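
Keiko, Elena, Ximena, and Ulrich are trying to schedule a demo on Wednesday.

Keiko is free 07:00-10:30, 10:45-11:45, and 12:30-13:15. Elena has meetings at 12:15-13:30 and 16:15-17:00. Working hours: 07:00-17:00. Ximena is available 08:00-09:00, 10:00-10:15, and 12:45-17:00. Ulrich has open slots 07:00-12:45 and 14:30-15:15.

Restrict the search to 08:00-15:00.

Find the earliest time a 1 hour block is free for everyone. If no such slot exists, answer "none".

Elena free within 07:00–17:00: 07:00–12:15, 13:30–16:15.
Keiko ∩ Elena: 07:00–10:30, 10:45–11:45.
Keiko ∩ Elena ∩ Ximena: 08:00–09:00, 10:00–10:15.
Keiko ∩ Elena ∩ Ximena ∩ Ulrich: 08:00–09:00, 10:00–10:15.
Restricted to 08:00–15:00: 08:00–09:00, 10:00–10:15.
Windows ≥ 60 min: 08:00–09:00.
Earliest such window starts at 08:00.

08:00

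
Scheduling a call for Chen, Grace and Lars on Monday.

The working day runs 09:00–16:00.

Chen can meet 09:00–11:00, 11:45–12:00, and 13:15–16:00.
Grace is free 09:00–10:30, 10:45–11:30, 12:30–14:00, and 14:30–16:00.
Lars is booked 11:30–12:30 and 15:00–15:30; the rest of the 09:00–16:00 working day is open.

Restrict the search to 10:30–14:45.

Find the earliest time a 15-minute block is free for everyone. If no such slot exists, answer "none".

Lars free within 09:00–16:00: 09:00–11:30, 12:30–15:00, 15:30–16:00.
Chen ∩ Grace: 09:00–10:30, 10:45–11:00, 13:15–14:00, 14:30–16:00.
Chen ∩ Grace ∩ Lars: 09:00–10:30, 10:45–11:00, 13:15–14:00, 14:30–15:00, 15:30–16:00.
Restricted to 10:30–14:45: 10:45–11:00, 13:15–14:00, 14:30–14:45.
Windows ≥ 15 min: 10:45–11:00, 13:15–14:00, 14:30–14:45.
Earliest such window starts at 10:45.

10:45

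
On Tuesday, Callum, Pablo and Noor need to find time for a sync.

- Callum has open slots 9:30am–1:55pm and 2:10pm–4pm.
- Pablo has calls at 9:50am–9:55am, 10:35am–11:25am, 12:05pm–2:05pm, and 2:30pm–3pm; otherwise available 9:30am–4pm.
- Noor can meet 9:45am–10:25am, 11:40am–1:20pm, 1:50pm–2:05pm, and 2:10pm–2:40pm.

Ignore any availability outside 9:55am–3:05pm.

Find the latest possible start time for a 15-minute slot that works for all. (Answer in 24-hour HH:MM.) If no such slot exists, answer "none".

Pablo free within 09:30–16:00: 09:30–09:50, 09:55–10:35, 11:25–12:05, 14:05–14:30, 15:00–16:00.
Callum ∩ Pablo: 09:30–09:50, 09:55–10:35, 11:25–12:05, 14:10–14:30, 15:00–16:00.
Callum ∩ Pablo ∩ Noor: 09:45–09:50, 09:55–10:25, 11:40–12:05, 14:10–14:30.
Restricted to 09:55–15:05: 09:55–10:25, 11:40–12:05, 14:10–14:30.
Windows ≥ 15 min: 09:55–10:25, 11:40–12:05, 14:10–14:30.
Latest start in the last window 14:10–14:30 is 14:30 − 15 min = 14:15.

14:15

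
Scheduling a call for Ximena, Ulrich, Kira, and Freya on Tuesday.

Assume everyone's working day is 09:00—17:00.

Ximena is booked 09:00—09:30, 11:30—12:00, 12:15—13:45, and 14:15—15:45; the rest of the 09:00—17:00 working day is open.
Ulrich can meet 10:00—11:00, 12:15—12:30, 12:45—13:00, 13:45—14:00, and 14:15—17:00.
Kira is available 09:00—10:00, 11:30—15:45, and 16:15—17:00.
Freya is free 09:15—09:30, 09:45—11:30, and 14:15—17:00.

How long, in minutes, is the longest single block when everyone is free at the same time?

Ximena free within 09:00–17:00: 09:30–11:30, 12:00–12:15, 13:45–14:15, 15:45–17:00.
Ximena ∩ Ulrich: 10:00–11:00, 13:45–14:00, 15:45–17:00.
Ximena ∩ Ulrich ∩ Kira: 13:45–14:00, 16:15–17:00.
Ximena ∩ Ulrich ∩ Kira ∩ Freya: 16:15–17:00.
Single common window of 45 minutes.

45 minutes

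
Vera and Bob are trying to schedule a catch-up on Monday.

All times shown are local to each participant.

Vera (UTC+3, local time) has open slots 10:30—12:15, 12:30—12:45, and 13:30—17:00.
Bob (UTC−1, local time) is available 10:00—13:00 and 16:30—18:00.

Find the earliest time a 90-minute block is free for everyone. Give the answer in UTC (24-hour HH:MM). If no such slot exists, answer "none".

Vera → UTC: 07:30–09:15, 09:30–09:45, 10:30–14:00.
Bob → UTC: 11:00–14:00, 17:30–19:00.
Vera ∩ Bob: 11:00–14:00.
Windows ≥ 90 min: 11:00–14:00.
Earliest such window starts at 11:00.

11:00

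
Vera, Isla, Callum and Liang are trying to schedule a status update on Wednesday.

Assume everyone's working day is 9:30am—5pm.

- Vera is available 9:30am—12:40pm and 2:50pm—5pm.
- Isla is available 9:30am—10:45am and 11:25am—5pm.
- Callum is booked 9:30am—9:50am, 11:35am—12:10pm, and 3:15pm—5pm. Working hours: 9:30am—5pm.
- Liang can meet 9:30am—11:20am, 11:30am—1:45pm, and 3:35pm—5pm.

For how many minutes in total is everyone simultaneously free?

90 minutes

Callum free within 09:30–17:00: 09:50–11:35, 12:10–15:15.
Vera ∩ Isla: 09:30–10:45, 11:25–12:40, 14:50–17:00.
Vera ∩ Isla ∩ Callum: 09:50–10:45, 11:25–11:35, 12:10–12:40, 14:50–15:15.
Vera ∩ Isla ∩ Callum ∩ Liang: 09:50–10:45, 11:30–11:35, 12:10–12:40.
Total common minutes: 55 + 5 + 30 = 90.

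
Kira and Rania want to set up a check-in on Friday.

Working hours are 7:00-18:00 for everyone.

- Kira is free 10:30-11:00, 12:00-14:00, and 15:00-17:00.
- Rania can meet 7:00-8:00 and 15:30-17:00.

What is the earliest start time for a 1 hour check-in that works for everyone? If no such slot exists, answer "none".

15:30

Kira ∩ Rania: 15:30–17:00.
Windows ≥ 60 min: 15:30–17:00.
Earliest such window starts at 15:30.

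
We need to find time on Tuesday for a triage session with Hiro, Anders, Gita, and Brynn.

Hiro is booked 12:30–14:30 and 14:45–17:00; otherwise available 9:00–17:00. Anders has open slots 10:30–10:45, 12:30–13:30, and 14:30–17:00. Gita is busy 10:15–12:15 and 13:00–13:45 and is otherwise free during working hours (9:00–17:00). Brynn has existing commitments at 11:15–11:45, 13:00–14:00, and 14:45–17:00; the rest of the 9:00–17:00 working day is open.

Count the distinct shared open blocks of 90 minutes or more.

Hiro free within 09:00–17:00: 09:00–12:30, 14:30–14:45.
Gita free within 09:00–17:00: 09:00–10:15, 12:15–13:00, 13:45–17:00.
Brynn free within 09:00–17:00: 09:00–11:15, 11:45–13:00, 14:00–14:45.
Hiro ∩ Anders: 10:30–10:45, 14:30–14:45.
Hiro ∩ Anders ∩ Gita: 14:30–14:45.
Hiro ∩ Anders ∩ Gita ∩ Brynn: 14:30–14:45.
Windows ≥ 90 min: (none).
That's 0 windows.

0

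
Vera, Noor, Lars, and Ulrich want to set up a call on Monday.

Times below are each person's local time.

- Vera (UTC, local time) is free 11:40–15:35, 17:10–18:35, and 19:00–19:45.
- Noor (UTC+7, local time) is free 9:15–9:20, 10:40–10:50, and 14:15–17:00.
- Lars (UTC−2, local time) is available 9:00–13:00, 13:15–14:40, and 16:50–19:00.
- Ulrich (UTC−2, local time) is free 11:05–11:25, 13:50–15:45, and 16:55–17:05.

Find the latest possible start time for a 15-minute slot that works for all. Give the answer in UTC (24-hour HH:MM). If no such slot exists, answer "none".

Vera → UTC: 11:40–15:35, 17:10–18:35, 19:00–19:45.
Noor → UTC: 02:15–02:20, 03:40–03:50, 07:15–10:00.
Lars → UTC: 11:00–15:00, 15:15–16:40, 18:50–21:00.
Ulrich → UTC: 13:05–13:25, 15:50–17:45, 18:55–19:05.
Vera ∩ Noor: (none).
Vera ∩ Noor ∩ Lars: (none).
Vera ∩ Noor ∩ Lars ∩ Ulrich: (none).
Windows ≥ 15 min: (none).

none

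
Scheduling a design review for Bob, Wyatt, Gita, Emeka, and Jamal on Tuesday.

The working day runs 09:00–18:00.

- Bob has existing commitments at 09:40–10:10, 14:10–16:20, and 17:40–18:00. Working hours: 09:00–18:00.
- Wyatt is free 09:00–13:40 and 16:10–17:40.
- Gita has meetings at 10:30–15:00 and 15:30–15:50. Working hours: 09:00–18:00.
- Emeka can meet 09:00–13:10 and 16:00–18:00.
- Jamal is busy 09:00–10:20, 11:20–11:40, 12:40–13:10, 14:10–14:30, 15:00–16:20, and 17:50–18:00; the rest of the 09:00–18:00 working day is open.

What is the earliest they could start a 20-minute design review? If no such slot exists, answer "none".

16:20

Bob free within 09:00–18:00: 09:00–09:40, 10:10–14:10, 16:20–17:40.
Gita free within 09:00–18:00: 09:00–10:30, 15:00–15:30, 15:50–18:00.
Jamal free within 09:00–18:00: 10:20–11:20, 11:40–12:40, 13:10–14:10, 14:30–15:00, 16:20–17:50.
Bob ∩ Wyatt: 09:00–09:40, 10:10–13:40, 16:20–17:40.
Bob ∩ Wyatt ∩ Gita: 09:00–09:40, 10:10–10:30, 16:20–17:40.
Bob ∩ Wyatt ∩ Gita ∩ Emeka: 09:00–09:40, 10:10–10:30, 16:20–17:40.
Bob ∩ Wyatt ∩ Gita ∩ Emeka ∩ Jamal: 10:20–10:30, 16:20–17:40.
Windows ≥ 20 min: 16:20–17:40.
Earliest such window starts at 16:20.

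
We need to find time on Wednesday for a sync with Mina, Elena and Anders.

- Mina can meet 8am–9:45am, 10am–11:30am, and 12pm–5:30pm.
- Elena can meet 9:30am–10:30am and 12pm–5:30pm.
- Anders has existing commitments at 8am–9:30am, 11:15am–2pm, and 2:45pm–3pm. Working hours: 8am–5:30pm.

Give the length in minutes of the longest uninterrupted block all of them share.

Anders free within 08:00–17:30: 09:30–11:15, 14:00–14:45, 15:00–17:30.
Mina ∩ Elena: 09:30–09:45, 10:00–10:30, 12:00–17:30.
Mina ∩ Elena ∩ Anders: 09:30–09:45, 10:00–10:30, 14:00–14:45, 15:00–17:30.
Common window lengths: 15, 30, 45, 150 min; longest is 150.

150 minutes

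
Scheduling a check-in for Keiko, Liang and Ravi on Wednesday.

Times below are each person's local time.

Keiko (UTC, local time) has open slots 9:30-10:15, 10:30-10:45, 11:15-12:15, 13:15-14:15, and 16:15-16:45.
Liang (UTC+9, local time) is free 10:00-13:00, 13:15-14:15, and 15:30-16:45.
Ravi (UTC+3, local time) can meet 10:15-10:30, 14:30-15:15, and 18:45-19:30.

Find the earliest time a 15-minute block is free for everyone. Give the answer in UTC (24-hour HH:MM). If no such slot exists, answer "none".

none

Keiko → UTC: 09:30–10:15, 10:30–10:45, 11:15–12:15, 13:15–14:15, 16:15–16:45.
Liang → UTC: 01:00–04:00, 04:15–05:15, 06:30–07:45.
Ravi → UTC: 07:15–07:30, 11:30–12:15, 15:45–16:30.
Keiko ∩ Liang: (none).
Keiko ∩ Liang ∩ Ravi: (none).
Windows ≥ 15 min: (none).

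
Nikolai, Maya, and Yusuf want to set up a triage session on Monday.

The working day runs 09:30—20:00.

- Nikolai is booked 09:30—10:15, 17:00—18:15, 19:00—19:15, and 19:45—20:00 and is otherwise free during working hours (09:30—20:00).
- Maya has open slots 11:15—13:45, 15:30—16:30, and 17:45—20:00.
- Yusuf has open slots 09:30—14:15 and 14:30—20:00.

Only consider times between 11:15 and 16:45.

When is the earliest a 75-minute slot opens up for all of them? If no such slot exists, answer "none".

11:15

Nikolai free within 09:30–20:00: 10:15–17:00, 18:15–19:00, 19:15–19:45.
Nikolai ∩ Maya: 11:15–13:45, 15:30–16:30, 18:15–19:00, 19:15–19:45.
Nikolai ∩ Maya ∩ Yusuf: 11:15–13:45, 15:30–16:30, 18:15–19:00, 19:15–19:45.
Restricted to 11:15–16:45: 11:15–13:45, 15:30–16:30.
Windows ≥ 75 min: 11:15–13:45.
Earliest such window starts at 11:15.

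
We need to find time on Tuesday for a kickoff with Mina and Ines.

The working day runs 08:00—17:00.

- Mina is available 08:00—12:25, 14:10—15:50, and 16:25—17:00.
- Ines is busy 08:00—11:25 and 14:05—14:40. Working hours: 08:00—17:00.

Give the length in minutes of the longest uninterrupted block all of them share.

70 minutes

Ines free within 08:00–17:00: 11:25–14:05, 14:40–17:00.
Mina ∩ Ines: 11:25–12:25, 14:40–15:50, 16:25–17:00.
Common window lengths: 60, 70, 35 min; longest is 70.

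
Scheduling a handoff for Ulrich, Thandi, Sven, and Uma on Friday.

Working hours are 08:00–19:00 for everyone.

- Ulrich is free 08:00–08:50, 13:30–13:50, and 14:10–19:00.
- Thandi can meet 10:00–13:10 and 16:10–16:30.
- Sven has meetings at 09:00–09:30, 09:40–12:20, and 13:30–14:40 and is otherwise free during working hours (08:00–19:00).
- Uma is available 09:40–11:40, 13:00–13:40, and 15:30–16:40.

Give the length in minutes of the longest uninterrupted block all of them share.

20 minutes

Sven free within 08:00–19:00: 08:00–09:00, 09:30–09:40, 12:20–13:30, 14:40–19:00.
Ulrich ∩ Thandi: 16:10–16:30.
Ulrich ∩ Thandi ∩ Sven: 16:10–16:30.
Ulrich ∩ Thandi ∩ Sven ∩ Uma: 16:10–16:30.
Single common window of 20 minutes.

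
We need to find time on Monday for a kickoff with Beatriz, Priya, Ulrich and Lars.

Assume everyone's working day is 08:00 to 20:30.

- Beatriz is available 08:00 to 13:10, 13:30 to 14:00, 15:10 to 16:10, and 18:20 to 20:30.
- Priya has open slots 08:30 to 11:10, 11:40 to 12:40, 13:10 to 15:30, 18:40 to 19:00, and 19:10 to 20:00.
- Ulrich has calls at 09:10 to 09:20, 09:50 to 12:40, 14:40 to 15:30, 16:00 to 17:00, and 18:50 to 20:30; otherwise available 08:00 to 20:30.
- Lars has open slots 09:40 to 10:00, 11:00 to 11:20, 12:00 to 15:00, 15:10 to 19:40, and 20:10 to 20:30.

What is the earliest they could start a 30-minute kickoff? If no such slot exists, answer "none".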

▸ **What the exercise asks**:
Output exactly the lines of the material above from the one containing "- Noor (UTC+7, local" up to and including the one containing "- Ulrich (UTC−2, local".

▸ **Completed task**:
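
- Noor (UTC+7, local time) is free 9:15–9:20, 10:40–10:50, and 14:15–17:00.
- Lars (UTC−2, local time) is available 9:00–13:00, 13:15–14:40, and 16:50–19:00.
- Ulrich (UTC−2, local time) is free 11:05–11:25, 13:50–15:45, and 16:55–17:05.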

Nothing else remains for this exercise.